Stored items:
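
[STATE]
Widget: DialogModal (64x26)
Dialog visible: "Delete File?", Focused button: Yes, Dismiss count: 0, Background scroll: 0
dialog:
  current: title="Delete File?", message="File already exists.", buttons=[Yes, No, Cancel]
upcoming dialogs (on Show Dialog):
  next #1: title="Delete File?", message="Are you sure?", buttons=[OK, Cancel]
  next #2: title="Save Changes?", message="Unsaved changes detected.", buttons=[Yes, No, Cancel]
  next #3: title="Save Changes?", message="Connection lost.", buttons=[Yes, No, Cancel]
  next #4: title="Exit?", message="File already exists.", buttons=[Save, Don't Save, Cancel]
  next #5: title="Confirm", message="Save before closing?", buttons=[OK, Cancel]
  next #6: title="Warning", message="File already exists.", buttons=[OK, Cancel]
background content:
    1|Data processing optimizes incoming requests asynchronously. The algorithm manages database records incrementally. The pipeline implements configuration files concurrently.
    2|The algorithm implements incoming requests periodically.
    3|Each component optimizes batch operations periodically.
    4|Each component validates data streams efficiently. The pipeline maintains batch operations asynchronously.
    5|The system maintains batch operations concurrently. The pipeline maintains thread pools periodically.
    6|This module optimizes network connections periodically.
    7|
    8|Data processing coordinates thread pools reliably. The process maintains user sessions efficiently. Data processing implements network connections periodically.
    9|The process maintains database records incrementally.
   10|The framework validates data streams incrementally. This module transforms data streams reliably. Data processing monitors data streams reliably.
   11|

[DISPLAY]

Data processing optimizes incoming requests asynchronously. The 
The algorithm implements incoming requests periodically.        
Each component optimizes batch operations periodically.         
Each component validates data streams efficiently. The pipeline 
The system maintains batch operations concurrently. The pipeline
This module optimizes network connections periodically.         
                                                                
Data processing coordinates thread pools reliably. The process m
The process maintains database records incrementally.           
The framework validates data streams incrementally. This module 
                    ┌──────────────────────┐                    
                    │     Delete File?     │                    
                    │ File already exists. │                    
                    │ [Yes]  No   Cancel   │                    
                    └──────────────────────┘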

* **Your task**: Wherever the string "title" appears in the data above, copy the line it sits in.

* **Exercise answer**:
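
  current: title="Delete File?", message="File already exists.", buttons=[Yes, No, Cancel]
  next #1: title="Delete File?", message="Are you sure?", buttons=[OK, Cancel]
  next #2: title="Save Changes?", message="Unsaved changes detected.", buttons=[Yes, No, Cancel]
  next #3: title="Save Changes?", message="Connection lost.", buttons=[Yes, No, Cancel]
  next #4: title="Exit?", message="File already exists.", buttons=[Save, Don't Save, Cancel]
  next #5: title="Confirm", message="Save before closing?", buttons=[OK, Cancel]
  next #6: title="Warning", message="File already exists.", buttons=[OK, Cancel]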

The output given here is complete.